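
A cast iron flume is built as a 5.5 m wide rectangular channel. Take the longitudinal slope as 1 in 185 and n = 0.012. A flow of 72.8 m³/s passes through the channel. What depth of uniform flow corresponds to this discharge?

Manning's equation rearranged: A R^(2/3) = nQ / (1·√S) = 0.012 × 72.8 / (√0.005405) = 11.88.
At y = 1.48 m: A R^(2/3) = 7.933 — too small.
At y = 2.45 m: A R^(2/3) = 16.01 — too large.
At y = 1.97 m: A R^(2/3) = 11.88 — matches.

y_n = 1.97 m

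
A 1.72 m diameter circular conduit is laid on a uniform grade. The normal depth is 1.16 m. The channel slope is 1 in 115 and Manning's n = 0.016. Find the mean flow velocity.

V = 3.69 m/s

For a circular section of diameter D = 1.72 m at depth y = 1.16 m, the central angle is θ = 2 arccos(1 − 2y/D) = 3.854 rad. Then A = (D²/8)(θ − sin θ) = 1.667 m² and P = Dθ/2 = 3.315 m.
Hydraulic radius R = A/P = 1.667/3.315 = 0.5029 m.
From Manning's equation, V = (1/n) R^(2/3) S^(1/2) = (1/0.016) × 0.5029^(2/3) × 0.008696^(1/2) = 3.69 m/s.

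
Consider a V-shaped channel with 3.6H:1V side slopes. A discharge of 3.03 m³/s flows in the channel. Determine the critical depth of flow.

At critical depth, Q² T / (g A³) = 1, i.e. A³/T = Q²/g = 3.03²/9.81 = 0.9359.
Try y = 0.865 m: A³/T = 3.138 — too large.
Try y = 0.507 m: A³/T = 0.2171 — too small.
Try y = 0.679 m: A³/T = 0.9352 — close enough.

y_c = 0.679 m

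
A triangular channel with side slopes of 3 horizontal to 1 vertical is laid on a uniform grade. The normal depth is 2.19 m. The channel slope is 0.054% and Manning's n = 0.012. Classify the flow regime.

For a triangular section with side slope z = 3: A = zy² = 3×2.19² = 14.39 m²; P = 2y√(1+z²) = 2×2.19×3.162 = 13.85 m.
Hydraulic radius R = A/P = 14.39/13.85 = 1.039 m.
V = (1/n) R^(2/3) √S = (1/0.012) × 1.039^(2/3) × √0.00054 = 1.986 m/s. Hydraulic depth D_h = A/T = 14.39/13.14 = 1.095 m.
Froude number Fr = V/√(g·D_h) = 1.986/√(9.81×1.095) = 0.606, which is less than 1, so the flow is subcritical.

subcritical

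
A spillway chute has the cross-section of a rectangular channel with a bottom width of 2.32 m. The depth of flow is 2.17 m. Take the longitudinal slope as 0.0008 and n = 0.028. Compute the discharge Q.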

* * * *

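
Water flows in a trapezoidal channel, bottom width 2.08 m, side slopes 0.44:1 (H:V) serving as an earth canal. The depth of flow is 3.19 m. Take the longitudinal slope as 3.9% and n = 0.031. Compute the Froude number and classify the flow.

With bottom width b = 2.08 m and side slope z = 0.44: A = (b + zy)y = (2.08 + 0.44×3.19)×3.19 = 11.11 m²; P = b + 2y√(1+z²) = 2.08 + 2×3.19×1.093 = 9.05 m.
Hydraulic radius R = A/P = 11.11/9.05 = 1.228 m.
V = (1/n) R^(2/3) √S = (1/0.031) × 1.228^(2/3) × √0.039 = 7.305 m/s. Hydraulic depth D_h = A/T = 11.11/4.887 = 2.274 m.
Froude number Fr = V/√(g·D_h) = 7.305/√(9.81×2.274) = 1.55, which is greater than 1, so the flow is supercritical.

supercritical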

* * * *

ABOUT THIS EXERCISE: Every line above from the line with "A triangular channel" to the line with "A spillway chute", both included, must be reproduced exactly, and no other line may appear.

RESPONSE:
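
A triangular channel with side slopes of 3 horizontal to 1 vertical is laid on a uniform grade. The normal depth is 2.19 m. The channel slope is 0.054% and Manning's n = 0.012. Classify the flow regime.

For a triangular section with side slope z = 3: A = zy² = 3×2.19² = 14.39 m²; P = 2y√(1+z²) = 2×2.19×3.162 = 13.85 m.
Hydraulic radius R = A/P = 14.39/13.85 = 1.039 m.
V = (1/n) R^(2/3) √S = (1/0.012) × 1.039^(2/3) × √0.00054 = 1.986 m/s. Hydraulic depth D_h = A/T = 14.39/13.14 = 1.095 m.
Froude number Fr = V/√(g·D_h) = 1.986/√(9.81×1.095) = 0.606, which is less than 1, so the flow is subcritical.

subcritical

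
A spillway chute has the cross-section of a rectangular channel with a bottom width of 2.32 m. The depth of flow is 2.17 m. Take the longitudinal slope as 0.0008 and n = 0.028. Compute the discharge Q.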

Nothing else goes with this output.